## PROVIDED RECORDS
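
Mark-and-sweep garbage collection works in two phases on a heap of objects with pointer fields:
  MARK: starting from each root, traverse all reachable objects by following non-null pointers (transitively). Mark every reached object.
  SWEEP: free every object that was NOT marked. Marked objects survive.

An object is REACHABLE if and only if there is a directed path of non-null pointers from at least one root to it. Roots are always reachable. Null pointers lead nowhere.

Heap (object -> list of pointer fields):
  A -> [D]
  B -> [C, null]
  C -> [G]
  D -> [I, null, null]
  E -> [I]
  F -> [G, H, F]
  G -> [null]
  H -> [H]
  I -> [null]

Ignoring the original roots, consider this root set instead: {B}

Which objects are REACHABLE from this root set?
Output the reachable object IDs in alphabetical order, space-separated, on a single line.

Answer: B C G

Derivation:
Roots: B
Mark B: refs=C null, marked=B
Mark C: refs=G, marked=B C
Mark G: refs=null, marked=B C G
Unmarked (collected): A D E F H I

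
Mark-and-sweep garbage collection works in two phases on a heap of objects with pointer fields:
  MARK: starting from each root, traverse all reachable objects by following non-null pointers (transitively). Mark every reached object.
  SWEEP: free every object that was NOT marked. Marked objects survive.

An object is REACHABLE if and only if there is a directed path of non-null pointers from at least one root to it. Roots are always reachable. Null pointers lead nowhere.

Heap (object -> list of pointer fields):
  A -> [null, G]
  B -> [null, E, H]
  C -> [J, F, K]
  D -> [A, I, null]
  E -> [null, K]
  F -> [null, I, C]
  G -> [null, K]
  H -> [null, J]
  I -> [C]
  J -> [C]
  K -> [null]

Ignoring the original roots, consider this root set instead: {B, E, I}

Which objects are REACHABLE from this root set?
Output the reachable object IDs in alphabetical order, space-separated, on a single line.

Roots: B E I
Mark B: refs=null E H, marked=B
Mark E: refs=null K, marked=B E
Mark I: refs=C, marked=B E I
Mark H: refs=null J, marked=B E H I
Mark K: refs=null, marked=B E H I K
Mark C: refs=J F K, marked=B C E H I K
Mark J: refs=C, marked=B C E H I J K
Mark F: refs=null I C, marked=B C E F H I J K
Unmarked (collected): A D G

Answer: B C E F H I J K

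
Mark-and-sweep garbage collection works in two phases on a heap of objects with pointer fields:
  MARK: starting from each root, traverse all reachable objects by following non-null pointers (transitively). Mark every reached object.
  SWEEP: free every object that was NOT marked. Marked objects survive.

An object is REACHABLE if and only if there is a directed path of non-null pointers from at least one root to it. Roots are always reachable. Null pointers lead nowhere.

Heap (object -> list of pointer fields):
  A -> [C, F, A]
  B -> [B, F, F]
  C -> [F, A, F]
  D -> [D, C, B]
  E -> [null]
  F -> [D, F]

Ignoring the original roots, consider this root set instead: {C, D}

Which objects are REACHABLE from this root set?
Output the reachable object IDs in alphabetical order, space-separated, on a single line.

Answer: A B C D F

Derivation:
Roots: C D
Mark C: refs=F A F, marked=C
Mark D: refs=D C B, marked=C D
Mark F: refs=D F, marked=C D F
Mark A: refs=C F A, marked=A C D F
Mark B: refs=B F F, marked=A B C D F
Unmarked (collected): E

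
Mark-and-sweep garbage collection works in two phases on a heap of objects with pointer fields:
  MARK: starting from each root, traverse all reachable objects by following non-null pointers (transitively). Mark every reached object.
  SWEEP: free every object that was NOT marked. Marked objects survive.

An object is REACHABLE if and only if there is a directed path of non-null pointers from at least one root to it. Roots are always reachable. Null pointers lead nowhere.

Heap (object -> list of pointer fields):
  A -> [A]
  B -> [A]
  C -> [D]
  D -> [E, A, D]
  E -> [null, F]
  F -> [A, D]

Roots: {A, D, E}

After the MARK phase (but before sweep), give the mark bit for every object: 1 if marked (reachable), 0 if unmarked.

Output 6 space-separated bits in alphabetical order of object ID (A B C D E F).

Answer: 1 0 0 1 1 1

Derivation:
Roots: A D E
Mark A: refs=A, marked=A
Mark D: refs=E A D, marked=A D
Mark E: refs=null F, marked=A D E
Mark F: refs=A D, marked=A D E F
Unmarked (collected): B C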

## EXERCISE
Only lines holding the word "consider" are wanted here; copy each from the listing.

## FINISHED TASK
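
Ignoring the original roots, consider this root set instead: {B}
Ignoring the original roots, consider this root set instead: {B, E, I}
Ignoring the original roots, consider this root set instead: {C, D}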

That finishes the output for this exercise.